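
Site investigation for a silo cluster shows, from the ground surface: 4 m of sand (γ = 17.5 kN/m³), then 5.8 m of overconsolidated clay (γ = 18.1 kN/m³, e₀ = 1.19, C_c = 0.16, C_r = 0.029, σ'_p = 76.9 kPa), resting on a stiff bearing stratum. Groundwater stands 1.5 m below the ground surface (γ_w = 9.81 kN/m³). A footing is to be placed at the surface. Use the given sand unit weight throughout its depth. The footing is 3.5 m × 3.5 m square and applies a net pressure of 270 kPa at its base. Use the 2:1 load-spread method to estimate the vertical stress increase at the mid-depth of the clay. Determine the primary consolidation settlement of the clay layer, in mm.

Mid-depth of clay below the ground surface: z = 4 + 5.8/2 = 6.9 m.
Total vertical stress at mid-clay: σ_v = 17.5×4 + 18.1×2.9 = 122.49 kPa.
Pore pressure: u = 9.81×(6.9 − 1.5) = 52.974 kPa.
Initial effective stress: σ'_0 = σ_v − u = 122.49 − 52.974 = 69.516 kPa.
Stress increase at mid-clay by the 2:1 spreading method:
Δσ = qBL/((B+z)(L+z)) = 270×3.5×3.5/((3.5+6.9)(3.5+6.9)) = 30.58 kPa
Final effective stress: σ'_f = 69.516 + 30.58 = 100.1 kPa.
σ'_f = 100.1 > σ'_p = 76.9 kPa, so the stress path crosses the preconsolidation pressure — recompression up to σ'_p, then virgin compression beyond:
S_c = H/(1+e₀)·[C_r·log₁₀(σ'_p/σ'_0) + C_c·log₁₀(σ'_f/σ'_p)]
    = 5.8/2.19 × [0.029×log₁₀(76.9/69.516) + 0.16×log₁₀(100.1/76.9)]
    = 2.6484 × [0.0012714 + 0.018321] = 0.05189 m

S_c ≈ 51.9 mm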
++++++++
So that nothing is lost, transcribe each entry exactly as written.

Result of this task:
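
Site investigation for a silo cluster shows, from the ground surface: 4 m of sand (γ = 17.5 kN/m³), then 5.8 m of overconsolidated clay (γ = 18.1 kN/m³, e₀ = 1.19, C_c = 0.16, C_r = 0.029, σ'_p = 76.9 kPa), resting on a stiff bearing stratum. Groundwater stands 1.5 m below the ground surface (γ_w = 9.81 kN/m³). A footing is to be placed at the surface. Use the given sand unit weight throughout its depth. The footing is 3.5 m × 3.5 m square and applies a net pressure of 270 kPa at its base. Use the 2:1 load-spread method to estimate the vertical stress increase at the mid-depth of the clay. Determine the primary consolidation settlement of the clay layer, in mm.

Mid-depth of clay below the ground surface: z = 4 + 5.8/2 = 6.9 m.
Total vertical stress at mid-clay: σ_v = 17.5×4 + 18.1×2.9 = 122.49 kPa.
Pore pressure: u = 9.81×(6.9 − 1.5) = 52.974 kPa.
Initial effective stress: σ'_0 = σ_v − u = 122.49 − 52.974 = 69.516 kPa.
Stress increase at mid-clay by the 2:1 spreading method:
Δσ = qBL/((B+z)(L+z)) = 270×3.5×3.5/((3.5+6.9)(3.5+6.9)) = 30.58 kPa
Final effective stress: σ'_f = 69.516 + 30.58 = 100.1 kPa.
σ'_f = 100.1 > σ'_p = 76.9 kPa, so the stress path crosses the preconsolidation pressure — recompression up to σ'_p, then virgin compression beyond:
S_c = H/(1+e₀)·[C_r·log₁₀(σ'_p/σ'_0) + C_c·log₁₀(σ'_f/σ'_p)]
    = 5.8/2.19 × [0.029×log₁₀(76.9/69.516) + 0.16×log₁₀(100.1/76.9)]
    = 2.6484 × [0.0012714 + 0.018321] = 0.05189 m

S_c ≈ 51.9 mm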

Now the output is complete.